- PROVIDED MATERIAL -
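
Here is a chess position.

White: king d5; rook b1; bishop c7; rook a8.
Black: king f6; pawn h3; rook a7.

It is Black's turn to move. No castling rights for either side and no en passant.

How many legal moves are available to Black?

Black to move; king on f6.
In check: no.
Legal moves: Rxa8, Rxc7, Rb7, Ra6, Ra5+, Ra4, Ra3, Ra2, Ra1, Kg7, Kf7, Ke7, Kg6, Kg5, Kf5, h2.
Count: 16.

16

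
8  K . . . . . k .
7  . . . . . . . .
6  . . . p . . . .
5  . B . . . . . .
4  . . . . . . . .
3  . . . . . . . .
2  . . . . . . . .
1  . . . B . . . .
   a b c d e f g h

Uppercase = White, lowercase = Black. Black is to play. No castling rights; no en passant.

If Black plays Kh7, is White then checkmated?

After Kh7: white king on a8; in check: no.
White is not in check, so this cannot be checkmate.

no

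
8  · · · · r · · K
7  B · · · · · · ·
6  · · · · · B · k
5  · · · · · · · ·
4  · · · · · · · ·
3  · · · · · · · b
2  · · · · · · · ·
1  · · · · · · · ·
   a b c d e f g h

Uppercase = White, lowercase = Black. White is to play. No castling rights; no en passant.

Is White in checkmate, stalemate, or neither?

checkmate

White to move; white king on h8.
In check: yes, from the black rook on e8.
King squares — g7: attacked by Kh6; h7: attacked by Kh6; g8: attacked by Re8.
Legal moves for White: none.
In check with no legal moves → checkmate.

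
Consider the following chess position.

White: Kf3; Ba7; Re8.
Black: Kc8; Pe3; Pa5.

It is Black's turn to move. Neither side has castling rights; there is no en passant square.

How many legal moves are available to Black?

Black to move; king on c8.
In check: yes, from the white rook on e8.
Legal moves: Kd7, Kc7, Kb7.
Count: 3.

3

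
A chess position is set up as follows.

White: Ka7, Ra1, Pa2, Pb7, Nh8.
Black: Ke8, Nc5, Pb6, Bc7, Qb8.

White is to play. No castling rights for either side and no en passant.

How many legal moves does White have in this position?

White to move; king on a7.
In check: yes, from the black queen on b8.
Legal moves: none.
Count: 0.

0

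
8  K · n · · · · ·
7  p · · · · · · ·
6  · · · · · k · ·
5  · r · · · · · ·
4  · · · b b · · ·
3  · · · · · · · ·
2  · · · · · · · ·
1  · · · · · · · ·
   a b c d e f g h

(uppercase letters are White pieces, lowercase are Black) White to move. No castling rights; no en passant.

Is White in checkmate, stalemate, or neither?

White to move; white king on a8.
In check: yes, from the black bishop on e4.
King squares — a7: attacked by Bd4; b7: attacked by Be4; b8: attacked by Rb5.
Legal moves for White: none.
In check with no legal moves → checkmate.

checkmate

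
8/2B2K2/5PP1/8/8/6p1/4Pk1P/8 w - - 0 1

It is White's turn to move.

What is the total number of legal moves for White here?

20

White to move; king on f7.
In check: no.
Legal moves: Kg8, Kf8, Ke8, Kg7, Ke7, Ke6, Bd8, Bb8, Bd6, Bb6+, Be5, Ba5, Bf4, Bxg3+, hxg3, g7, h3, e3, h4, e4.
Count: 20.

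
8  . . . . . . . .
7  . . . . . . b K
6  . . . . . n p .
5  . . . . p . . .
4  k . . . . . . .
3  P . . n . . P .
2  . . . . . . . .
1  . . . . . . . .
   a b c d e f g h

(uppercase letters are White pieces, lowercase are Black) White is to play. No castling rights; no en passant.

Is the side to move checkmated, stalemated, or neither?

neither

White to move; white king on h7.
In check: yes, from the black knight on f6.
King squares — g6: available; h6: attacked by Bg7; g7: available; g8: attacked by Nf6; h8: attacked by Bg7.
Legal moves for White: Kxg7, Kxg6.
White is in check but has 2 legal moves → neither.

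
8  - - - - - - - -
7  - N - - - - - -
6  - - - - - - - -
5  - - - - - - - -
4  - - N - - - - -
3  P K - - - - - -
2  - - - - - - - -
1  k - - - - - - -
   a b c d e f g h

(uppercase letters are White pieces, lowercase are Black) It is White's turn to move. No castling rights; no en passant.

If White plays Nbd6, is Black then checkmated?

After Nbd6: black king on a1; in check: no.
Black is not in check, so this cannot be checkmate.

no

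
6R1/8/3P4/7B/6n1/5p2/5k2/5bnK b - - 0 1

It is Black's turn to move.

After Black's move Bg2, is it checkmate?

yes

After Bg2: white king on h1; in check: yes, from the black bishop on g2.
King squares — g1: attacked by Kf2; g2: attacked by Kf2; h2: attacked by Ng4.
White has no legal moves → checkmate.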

- ABOUT THIS EXERCISE -
Scan the data above for the word "turn", then copy every line that holds it.

- EXERCISE RESPONSE -
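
It is Black's turn to move. No castling rights for either side and no en passant.
It is Black's turn to move. Neither side has castling rights; there is no en passant square.
It is White's turn to move.
(uppercase letters are White pieces, lowercase are Black) It is White's turn to move. No castling rights; no en passant.
It is Black's turn to move.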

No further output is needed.